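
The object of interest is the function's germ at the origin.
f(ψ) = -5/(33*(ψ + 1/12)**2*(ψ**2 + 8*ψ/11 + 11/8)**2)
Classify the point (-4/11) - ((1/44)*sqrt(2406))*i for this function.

The denominator factor ψ**2 + 8*ψ/11 + 11/8 vanishes at (-4/11) - ((1/44)*sqrt(2406))*i and appears to the power 2; the numerator there equals -5/33, nonzero, and no other factor vanishes.
Hence a pole whose order is the multiplicity, 2.

The point is a pole of order 2.


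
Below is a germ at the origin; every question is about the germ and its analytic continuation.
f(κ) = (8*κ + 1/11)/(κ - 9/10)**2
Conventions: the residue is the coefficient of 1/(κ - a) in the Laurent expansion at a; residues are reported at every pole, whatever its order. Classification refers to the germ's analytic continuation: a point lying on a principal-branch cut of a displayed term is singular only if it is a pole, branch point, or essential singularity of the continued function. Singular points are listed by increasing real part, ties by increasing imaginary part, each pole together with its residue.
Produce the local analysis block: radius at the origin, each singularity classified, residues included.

Denominator factor (κ - 9/10)^2: pole of order 2 at 9/10, modulus 9/10.
The radius of convergence is the smallest modulus among the singular points: 9/10.
At the order-2 pole 9/10 set g(κ) = (κ - (9/10))^2*f(κ) = 8*κ + 1/11.
Order-2 pole: residue = g'(a); g'(9/10) = 8, so the residue is 8.

Radius of convergence at 0: 9/10.
At 9/10: a pole of order 2; residue 8.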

» Work instruction
Would you return all lines from the preceding listing that contain the word "every"?

» Solution below
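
Below is a germ at the origin; every question is about the germ and its analytic continuation.
Conventions: the residue is the coefficient of 1/(κ - a) in the Laurent expansion at a; residues are reported at every pole, whatever its order. Classification refers to the germ's analytic continuation: a point lying on a principal-branch cut of a displayed term is singular only if it is a pole, branch point, or essential singularity of the continued function. Singular points are listed by increasing real part, ties by increasing imaginary part, each pole together with its residue.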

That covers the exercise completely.